%%

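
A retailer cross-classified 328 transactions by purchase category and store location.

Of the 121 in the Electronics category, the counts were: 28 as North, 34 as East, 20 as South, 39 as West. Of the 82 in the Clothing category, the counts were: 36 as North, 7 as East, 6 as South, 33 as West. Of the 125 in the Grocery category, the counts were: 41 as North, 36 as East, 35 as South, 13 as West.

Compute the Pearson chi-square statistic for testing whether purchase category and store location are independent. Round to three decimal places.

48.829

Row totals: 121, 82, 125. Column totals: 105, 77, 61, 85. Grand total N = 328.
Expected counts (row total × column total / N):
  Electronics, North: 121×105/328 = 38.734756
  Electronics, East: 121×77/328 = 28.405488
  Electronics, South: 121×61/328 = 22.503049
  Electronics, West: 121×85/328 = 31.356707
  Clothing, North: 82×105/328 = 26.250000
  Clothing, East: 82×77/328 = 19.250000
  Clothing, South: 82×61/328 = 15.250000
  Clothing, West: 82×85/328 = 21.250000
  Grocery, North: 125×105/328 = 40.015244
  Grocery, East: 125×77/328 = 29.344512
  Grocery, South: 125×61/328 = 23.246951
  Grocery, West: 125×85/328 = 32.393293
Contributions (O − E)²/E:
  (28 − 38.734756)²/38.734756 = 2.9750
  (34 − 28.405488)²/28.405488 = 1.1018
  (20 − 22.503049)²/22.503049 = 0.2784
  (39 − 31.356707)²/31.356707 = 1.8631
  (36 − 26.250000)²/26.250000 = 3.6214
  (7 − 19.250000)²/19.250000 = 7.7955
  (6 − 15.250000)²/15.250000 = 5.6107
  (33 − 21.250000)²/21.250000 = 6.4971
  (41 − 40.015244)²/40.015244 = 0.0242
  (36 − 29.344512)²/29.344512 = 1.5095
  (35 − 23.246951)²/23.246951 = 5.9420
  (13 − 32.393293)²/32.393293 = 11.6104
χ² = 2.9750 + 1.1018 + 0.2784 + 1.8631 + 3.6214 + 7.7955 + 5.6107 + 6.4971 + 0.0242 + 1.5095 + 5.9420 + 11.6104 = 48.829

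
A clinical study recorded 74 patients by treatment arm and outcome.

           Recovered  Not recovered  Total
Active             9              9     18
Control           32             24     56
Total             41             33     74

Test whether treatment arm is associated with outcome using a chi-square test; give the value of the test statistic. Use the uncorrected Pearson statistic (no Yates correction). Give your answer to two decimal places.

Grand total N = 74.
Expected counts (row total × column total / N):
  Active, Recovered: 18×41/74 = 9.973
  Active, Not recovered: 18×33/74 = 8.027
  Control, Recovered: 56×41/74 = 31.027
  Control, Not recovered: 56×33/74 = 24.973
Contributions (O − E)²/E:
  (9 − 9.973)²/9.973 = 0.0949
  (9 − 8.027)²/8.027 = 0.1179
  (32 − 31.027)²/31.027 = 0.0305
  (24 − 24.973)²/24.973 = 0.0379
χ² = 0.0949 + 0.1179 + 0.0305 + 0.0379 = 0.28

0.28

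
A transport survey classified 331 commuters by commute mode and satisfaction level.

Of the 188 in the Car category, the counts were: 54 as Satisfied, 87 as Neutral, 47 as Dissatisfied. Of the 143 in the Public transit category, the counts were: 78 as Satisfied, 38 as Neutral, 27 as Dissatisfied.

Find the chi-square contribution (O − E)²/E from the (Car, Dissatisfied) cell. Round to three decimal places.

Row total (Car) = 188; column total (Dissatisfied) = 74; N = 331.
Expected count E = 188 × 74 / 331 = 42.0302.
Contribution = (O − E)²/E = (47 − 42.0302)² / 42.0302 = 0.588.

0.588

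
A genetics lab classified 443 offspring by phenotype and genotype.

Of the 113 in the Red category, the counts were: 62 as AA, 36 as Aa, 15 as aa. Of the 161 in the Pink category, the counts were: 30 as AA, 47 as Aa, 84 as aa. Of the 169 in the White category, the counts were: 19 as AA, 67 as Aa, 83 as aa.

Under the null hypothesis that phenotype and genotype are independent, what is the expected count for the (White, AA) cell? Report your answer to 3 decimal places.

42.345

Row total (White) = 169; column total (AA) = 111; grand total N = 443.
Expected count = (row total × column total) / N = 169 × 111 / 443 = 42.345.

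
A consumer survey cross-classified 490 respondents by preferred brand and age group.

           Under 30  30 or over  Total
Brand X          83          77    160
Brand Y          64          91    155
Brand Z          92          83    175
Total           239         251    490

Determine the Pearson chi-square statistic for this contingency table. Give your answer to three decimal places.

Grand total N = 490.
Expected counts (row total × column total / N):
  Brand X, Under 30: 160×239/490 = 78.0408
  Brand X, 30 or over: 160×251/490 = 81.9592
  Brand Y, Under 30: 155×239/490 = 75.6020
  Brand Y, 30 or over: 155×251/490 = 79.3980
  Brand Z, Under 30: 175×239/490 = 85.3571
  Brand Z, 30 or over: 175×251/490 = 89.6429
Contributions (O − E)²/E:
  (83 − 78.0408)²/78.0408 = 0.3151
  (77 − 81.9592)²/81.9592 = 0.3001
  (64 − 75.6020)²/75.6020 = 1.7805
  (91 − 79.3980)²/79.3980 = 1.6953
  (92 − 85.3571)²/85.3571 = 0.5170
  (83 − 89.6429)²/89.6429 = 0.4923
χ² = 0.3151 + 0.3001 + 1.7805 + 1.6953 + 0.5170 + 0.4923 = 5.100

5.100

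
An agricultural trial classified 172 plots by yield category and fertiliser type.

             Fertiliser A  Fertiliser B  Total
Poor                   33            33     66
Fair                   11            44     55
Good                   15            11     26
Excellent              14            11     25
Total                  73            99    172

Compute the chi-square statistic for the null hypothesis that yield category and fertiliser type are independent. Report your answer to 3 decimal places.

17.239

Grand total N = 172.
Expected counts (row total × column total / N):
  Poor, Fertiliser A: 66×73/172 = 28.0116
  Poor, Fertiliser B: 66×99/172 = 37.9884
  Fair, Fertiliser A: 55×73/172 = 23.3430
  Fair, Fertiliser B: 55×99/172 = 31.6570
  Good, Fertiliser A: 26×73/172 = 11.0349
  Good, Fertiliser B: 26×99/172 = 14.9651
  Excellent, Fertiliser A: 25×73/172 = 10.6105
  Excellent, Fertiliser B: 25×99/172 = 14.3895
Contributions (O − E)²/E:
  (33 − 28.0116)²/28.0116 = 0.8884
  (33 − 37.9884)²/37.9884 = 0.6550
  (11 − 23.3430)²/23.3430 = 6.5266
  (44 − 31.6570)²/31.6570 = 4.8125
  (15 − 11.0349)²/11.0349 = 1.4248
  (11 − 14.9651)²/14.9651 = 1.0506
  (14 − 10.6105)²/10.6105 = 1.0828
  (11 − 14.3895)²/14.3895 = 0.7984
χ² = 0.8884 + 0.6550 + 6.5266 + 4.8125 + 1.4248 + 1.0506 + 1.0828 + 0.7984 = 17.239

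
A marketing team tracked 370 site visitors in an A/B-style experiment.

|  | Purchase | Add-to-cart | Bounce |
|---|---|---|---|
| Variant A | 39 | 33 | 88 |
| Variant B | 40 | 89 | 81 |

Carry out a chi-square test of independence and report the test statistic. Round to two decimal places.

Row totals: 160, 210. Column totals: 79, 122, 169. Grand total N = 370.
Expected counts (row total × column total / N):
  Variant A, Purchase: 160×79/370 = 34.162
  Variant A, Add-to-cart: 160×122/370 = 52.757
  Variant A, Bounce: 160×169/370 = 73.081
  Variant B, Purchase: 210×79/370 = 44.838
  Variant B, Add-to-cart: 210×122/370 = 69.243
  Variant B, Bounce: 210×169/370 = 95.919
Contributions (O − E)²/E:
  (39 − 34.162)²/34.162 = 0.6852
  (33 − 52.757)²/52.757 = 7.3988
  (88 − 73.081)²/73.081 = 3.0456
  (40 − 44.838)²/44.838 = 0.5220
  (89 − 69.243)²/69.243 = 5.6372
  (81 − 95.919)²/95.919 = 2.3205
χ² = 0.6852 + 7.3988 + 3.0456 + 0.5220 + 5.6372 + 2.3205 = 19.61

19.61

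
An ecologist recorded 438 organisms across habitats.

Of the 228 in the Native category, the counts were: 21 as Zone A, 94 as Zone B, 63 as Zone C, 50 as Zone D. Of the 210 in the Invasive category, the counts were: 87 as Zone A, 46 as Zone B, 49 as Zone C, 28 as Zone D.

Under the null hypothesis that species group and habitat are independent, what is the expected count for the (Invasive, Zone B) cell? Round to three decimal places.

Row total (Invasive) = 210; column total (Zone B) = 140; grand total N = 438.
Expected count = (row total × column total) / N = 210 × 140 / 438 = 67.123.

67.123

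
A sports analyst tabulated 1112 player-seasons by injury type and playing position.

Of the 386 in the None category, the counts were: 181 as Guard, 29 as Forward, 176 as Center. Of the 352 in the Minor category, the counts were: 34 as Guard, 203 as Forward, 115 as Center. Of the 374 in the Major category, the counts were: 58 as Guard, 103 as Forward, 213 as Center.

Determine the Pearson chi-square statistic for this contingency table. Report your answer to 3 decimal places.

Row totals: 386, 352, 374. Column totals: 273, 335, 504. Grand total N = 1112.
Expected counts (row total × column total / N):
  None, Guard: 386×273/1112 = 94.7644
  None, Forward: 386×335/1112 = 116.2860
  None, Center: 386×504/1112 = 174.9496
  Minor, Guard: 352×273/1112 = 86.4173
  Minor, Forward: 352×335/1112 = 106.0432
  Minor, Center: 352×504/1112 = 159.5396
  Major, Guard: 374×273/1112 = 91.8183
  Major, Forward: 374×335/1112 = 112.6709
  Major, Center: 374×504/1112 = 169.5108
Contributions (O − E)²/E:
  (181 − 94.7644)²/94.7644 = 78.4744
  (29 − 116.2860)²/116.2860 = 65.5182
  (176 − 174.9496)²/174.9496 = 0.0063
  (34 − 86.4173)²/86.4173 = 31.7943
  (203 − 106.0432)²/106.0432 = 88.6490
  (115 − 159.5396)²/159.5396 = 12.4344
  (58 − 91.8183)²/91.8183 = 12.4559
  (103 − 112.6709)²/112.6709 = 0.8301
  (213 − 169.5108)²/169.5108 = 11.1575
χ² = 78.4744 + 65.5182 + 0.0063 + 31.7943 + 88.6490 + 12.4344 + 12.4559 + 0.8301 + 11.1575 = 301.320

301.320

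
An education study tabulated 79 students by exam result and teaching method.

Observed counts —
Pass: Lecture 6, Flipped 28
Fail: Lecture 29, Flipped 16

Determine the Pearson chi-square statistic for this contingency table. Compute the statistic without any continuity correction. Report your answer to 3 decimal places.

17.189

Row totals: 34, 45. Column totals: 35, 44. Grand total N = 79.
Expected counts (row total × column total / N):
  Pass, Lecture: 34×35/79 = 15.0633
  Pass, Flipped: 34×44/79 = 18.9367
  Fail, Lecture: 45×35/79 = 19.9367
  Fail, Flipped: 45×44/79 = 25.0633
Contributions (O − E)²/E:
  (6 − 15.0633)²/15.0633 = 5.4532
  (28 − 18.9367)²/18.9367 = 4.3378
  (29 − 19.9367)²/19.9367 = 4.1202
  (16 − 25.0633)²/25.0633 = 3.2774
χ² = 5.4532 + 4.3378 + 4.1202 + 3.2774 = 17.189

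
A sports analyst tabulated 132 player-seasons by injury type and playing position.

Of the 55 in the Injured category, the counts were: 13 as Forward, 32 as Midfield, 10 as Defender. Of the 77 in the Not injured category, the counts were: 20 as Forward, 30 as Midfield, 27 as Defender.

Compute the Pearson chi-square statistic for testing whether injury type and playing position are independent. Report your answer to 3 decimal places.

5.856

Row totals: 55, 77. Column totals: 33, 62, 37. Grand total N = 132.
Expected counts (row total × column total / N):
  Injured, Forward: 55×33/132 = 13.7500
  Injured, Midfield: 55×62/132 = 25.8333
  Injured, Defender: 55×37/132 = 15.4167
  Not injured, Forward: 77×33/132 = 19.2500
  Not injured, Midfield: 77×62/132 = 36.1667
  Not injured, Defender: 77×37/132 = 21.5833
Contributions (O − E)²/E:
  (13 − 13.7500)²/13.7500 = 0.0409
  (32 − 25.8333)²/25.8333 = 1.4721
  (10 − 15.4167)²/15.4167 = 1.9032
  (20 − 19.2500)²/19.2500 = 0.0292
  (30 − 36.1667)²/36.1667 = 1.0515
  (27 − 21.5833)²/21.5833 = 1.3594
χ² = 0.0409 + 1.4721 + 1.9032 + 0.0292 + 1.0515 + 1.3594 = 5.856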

%%

*Problem*.
What is asked for is an exact copy of the lines above from the one containing "An ecologist recorded" through the one containing "Of the 228 in", and only those.

*Result of the exercise*.
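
An ecologist recorded 438 organisms across habitats.

Of the 228 in the Native category, the counts were: 21 as Zone A, 94 as Zone B, 63 as Zone C, 50 as Zone D. Of the 210 in the Invasive category, the counts were: 87 as Zone A, 46 as Zone B, 49 as Zone C, 28 as Zone D.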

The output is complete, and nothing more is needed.